::: Data to process :::

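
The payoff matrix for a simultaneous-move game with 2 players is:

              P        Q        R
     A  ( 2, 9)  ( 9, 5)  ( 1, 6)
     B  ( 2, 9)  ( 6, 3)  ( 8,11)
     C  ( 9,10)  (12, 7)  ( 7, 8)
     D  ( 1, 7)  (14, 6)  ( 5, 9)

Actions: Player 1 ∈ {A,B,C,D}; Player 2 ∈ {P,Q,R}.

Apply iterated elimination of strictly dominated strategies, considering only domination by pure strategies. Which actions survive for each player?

Remaining: P1:{B,C} P2:{P,R}

P1 drop A (C beats it: P:9>2 Q:12>9 R:7>1)
P2 drop Q (P beats it: B:9>3 C:10>7 D:7>6)
P1 drop D (B beats it: P:2>1 R:8>5)
P1→{B,C} P2→{P,R}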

:::

■ Action item: Pull out each record as written and restate it exactly.

■ Answer:
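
The payoff matrix for a simultaneous-move game with 2 players is:

              P        Q        R
     A  ( 2, 9)  ( 9, 5)  ( 1, 6)
     B  ( 2, 9)  ( 6, 3)  ( 8,11)
     C  ( 9,10)  (12, 7)  ( 7, 8)
     D  ( 1, 7)  (14, 6)  ( 5, 9)

Actions: Player 1 ∈ {A,B,C,D}; Player 2 ∈ {P,Q,R}.

Apply iterated elimination of strictly dominated strategies, considering only domination by pure strategies. Which actions survive for each player?

Remaining: P1:{B,C} P2:{P,R}

P1 drop A (C beats it: P:9>2 Q:12>9 R:7>1)
P2 drop Q (P beats it: B:9>3 C:10>7 D:7>6)
P1 drop D (B beats it: P:2>1 R:8>5)
P1→{B,C} P2→{P,R}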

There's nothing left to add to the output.